Exercise objective. Please return, word for word, the line containing "the damage report." and each line after it through the end of the data below, and nothing else.

%%

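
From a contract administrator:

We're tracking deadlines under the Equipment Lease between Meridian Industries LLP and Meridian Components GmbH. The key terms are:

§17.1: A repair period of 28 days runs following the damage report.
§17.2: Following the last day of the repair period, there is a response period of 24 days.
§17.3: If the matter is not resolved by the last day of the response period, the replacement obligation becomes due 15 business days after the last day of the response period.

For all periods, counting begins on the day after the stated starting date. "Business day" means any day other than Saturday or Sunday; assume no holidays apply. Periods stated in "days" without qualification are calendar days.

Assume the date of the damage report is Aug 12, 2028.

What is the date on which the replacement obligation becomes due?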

%%

Result below.
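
§17.1: A repair period of 28 days runs following the damage report.
§17.2: Following the last day of the repair period, there is a response period of 24 days.
§17.3: If the matter is not resolved by the last day of the response period, the replacement obligation becomes due 15 business days after the last day of the response period.

For all periods, counting begins on the day after the stated starting date. "Business day" means any day other than Saturday or Sunday; assume no holidays apply. Periods stated in "days" without qualification are calendar days.

Assume the date of the damage report is Aug 12, 2028.

What is the date on which the replacement obligation becomes due?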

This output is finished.